SUPPLIED DATA =
=====
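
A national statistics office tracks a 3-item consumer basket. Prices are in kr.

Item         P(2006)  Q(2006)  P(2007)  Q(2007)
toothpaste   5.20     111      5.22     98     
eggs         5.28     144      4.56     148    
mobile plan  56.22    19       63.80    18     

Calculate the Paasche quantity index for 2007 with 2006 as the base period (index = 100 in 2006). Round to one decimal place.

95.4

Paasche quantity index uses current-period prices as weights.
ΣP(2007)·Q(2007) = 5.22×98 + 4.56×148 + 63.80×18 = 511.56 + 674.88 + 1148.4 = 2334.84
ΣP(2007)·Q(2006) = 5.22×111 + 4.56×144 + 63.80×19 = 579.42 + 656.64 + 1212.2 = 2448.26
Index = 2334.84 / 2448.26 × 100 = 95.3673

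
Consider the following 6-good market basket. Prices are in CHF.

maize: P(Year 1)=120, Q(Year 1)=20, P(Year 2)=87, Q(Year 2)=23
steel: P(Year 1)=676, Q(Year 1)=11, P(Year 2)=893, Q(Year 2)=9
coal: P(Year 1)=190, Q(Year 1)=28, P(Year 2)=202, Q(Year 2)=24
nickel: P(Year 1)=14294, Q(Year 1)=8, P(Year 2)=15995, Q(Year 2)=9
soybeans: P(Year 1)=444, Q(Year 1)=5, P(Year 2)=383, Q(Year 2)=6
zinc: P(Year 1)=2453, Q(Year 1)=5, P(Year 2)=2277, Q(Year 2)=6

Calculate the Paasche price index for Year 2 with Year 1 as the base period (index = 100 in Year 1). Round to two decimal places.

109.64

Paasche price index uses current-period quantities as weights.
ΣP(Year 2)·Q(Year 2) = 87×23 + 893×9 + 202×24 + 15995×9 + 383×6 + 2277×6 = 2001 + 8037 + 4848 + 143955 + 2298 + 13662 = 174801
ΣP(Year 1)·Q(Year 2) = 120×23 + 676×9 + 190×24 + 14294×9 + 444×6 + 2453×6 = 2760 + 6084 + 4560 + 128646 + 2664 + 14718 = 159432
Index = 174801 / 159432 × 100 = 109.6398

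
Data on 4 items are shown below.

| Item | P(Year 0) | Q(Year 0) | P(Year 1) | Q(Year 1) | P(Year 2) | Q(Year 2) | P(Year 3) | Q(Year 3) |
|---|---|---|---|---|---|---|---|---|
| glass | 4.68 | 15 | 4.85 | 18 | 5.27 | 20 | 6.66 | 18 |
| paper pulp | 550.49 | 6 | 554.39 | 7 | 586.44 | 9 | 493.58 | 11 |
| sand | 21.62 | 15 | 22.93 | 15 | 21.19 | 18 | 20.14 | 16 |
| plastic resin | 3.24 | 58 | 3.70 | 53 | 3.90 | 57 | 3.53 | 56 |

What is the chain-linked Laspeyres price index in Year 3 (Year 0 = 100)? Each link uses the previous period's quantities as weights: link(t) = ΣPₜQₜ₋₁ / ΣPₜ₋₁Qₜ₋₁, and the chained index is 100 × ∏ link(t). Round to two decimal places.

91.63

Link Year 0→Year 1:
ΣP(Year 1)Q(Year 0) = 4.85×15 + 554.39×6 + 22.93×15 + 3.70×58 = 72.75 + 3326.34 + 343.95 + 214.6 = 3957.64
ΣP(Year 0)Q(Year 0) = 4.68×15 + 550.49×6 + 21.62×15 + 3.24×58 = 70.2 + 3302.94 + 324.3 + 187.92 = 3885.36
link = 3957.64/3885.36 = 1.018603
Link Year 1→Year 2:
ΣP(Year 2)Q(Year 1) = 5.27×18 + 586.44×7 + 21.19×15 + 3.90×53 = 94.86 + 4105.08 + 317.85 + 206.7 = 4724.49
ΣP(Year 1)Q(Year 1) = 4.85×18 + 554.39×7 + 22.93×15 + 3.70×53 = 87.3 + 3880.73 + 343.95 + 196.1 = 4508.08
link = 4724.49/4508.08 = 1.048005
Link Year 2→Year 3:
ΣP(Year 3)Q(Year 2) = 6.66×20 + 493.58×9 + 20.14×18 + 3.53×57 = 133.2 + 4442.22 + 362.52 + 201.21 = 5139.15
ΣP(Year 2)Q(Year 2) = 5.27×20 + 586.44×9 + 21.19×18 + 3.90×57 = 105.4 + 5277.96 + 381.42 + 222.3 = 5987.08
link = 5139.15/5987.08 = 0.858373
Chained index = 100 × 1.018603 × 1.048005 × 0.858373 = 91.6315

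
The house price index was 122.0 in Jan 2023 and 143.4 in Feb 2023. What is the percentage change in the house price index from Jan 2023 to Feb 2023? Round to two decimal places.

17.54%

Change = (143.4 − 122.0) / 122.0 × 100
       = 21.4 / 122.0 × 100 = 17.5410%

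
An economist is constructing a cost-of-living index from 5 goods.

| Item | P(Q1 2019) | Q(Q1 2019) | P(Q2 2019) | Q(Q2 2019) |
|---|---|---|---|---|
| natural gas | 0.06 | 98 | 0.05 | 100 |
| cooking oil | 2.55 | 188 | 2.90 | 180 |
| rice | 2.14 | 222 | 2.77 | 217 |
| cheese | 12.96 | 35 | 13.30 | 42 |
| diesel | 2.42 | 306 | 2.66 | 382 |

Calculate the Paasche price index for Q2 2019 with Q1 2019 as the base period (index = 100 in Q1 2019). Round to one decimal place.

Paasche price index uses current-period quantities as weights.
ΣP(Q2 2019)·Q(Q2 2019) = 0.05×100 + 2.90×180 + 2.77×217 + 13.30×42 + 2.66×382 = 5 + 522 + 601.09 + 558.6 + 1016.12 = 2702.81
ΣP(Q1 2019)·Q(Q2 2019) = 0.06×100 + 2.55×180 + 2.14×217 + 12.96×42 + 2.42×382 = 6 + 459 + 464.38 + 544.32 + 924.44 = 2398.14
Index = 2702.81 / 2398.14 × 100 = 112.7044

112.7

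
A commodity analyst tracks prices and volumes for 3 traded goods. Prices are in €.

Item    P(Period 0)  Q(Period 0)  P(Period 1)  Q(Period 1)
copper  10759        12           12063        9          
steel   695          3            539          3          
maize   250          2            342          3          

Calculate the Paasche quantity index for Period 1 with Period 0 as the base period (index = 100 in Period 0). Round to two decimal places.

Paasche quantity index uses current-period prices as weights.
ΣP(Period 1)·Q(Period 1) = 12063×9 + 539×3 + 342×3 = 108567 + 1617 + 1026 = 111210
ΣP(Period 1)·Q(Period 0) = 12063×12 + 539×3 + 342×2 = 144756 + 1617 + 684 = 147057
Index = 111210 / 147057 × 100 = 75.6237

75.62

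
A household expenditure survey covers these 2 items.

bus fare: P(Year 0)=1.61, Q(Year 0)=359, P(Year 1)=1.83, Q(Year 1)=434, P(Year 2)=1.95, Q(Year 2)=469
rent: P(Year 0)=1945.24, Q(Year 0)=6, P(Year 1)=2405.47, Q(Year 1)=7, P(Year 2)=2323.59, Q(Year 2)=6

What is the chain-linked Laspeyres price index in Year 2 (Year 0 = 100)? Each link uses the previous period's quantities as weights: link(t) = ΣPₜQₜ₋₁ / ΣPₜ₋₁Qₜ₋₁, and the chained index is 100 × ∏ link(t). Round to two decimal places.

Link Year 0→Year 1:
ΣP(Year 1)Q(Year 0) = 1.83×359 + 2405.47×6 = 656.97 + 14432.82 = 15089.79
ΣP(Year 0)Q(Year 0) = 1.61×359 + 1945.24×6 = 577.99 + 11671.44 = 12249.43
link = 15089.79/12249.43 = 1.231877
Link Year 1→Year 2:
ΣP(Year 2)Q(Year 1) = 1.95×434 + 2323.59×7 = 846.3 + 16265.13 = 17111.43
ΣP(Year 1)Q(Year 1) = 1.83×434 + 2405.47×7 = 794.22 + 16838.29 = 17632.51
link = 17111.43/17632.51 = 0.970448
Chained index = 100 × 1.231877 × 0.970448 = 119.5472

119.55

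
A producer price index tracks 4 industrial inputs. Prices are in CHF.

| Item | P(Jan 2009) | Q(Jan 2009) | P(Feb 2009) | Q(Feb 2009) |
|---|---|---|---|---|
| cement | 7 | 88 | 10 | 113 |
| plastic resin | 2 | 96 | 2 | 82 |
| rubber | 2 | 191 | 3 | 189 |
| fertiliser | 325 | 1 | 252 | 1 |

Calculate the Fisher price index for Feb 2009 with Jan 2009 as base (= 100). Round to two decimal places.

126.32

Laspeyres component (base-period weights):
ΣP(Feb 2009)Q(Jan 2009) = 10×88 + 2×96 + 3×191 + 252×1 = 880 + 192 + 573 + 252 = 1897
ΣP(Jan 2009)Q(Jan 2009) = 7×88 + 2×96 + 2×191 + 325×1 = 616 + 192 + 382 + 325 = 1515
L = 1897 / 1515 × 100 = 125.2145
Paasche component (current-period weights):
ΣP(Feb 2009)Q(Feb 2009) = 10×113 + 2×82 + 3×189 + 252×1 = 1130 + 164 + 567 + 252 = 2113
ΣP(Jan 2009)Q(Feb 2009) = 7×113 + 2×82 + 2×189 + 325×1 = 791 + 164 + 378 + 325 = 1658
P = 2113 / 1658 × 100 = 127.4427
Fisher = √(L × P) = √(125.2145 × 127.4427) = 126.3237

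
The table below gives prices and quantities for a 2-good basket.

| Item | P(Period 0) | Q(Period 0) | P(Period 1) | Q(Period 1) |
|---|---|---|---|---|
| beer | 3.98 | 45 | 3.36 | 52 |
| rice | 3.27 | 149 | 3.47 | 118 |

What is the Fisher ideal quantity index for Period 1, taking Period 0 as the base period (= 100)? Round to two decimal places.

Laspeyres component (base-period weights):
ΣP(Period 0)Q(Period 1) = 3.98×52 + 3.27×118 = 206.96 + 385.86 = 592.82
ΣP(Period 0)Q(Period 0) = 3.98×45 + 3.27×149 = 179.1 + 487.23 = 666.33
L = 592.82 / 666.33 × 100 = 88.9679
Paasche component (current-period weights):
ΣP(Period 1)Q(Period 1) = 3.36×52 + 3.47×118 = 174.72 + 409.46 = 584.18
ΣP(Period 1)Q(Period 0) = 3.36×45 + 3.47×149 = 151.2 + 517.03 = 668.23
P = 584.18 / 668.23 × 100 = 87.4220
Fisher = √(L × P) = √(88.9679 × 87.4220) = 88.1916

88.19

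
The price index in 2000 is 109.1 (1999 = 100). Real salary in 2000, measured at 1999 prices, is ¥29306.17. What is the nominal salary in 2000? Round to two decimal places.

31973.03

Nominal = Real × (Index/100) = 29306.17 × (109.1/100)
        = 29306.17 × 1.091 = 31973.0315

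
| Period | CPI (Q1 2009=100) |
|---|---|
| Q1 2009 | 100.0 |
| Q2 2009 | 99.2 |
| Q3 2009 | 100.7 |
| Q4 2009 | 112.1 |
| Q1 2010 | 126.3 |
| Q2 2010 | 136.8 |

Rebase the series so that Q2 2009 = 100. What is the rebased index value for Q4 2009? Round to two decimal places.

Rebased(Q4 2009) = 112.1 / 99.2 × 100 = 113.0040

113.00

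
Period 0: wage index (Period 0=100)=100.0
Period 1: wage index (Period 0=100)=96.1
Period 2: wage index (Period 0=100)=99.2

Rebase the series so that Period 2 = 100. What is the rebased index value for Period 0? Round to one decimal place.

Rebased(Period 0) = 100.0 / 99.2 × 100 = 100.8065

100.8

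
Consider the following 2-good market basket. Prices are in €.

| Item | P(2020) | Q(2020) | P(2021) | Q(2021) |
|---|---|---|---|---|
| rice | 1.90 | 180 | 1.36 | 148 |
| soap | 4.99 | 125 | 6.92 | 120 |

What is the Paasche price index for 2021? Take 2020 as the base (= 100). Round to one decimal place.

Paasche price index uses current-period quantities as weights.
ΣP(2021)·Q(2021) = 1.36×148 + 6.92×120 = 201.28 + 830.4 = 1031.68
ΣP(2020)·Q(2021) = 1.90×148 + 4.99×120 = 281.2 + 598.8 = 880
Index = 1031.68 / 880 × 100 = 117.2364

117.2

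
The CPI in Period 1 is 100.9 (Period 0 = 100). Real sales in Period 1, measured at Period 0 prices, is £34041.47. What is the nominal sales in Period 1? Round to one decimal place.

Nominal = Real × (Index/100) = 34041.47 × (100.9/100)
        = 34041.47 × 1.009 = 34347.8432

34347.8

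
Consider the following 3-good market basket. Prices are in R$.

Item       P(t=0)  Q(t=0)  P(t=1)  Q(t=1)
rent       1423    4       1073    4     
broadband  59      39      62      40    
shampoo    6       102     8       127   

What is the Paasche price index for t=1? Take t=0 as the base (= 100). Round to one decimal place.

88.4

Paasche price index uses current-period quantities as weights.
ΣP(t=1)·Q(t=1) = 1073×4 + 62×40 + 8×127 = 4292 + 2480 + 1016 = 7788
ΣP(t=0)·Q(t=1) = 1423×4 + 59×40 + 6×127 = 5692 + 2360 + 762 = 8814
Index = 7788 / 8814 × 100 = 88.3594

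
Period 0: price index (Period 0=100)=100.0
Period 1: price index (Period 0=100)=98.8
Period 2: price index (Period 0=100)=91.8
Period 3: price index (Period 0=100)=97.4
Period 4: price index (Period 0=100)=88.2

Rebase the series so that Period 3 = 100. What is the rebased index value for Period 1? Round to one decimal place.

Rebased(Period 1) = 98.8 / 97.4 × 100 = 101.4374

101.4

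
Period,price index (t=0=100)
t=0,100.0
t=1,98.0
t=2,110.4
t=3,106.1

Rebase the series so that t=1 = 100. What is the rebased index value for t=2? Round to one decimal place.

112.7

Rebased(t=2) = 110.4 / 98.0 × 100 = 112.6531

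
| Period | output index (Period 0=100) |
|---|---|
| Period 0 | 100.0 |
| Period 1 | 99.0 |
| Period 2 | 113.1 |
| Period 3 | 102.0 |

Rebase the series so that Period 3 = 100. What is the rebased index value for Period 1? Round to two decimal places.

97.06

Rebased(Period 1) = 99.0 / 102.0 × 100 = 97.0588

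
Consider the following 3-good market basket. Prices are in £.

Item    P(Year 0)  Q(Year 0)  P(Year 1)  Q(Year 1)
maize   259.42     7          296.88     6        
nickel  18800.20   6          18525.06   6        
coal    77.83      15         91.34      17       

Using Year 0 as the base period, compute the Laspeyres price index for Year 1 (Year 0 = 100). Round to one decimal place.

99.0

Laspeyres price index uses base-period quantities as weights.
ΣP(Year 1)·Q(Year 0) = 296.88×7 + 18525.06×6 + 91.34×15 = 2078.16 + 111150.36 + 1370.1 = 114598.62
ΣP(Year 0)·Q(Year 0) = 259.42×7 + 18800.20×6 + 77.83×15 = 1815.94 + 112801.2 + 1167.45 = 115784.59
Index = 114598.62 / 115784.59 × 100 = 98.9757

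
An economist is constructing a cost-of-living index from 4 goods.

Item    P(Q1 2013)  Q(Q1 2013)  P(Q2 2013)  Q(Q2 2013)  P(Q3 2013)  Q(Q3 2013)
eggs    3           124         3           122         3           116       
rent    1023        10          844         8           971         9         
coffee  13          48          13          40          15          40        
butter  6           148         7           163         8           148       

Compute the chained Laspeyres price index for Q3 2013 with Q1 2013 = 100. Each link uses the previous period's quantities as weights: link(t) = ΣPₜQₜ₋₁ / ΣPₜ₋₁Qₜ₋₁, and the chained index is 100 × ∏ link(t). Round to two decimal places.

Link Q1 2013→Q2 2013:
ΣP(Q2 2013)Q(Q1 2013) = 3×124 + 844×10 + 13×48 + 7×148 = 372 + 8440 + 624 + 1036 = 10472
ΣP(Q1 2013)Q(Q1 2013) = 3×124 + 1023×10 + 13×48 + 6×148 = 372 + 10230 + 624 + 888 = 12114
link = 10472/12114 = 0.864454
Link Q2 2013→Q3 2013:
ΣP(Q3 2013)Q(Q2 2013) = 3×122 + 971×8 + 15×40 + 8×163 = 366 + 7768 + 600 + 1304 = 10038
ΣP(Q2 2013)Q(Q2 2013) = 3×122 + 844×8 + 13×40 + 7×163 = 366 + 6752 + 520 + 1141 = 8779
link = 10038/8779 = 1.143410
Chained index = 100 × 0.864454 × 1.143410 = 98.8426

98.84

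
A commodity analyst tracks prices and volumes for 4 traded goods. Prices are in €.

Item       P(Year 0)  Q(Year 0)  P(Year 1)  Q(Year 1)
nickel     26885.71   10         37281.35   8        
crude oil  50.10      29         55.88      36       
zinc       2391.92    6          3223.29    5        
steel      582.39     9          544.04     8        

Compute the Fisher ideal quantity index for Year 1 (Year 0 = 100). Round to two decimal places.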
=====
WHAT YOU HAVE TO DO = From the material above, copy exactly the lines between the line holding "nickel: P(Year 1)=14294, Q(Year" and the line holding "zinc: P(Year 1)=2453, Q(Year", inclusive, and only those.

SOLUTION FOR THIS TASK =
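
nickel: P(Year 1)=14294, Q(Year 1)=8, P(Year 2)=15995, Q(Year 2)=9
soybeans: P(Year 1)=444, Q(Year 1)=5, P(Year 2)=383, Q(Year 2)=6
zinc: P(Year 1)=2453, Q(Year 1)=5, P(Year 2)=2277, Q(Year 2)=6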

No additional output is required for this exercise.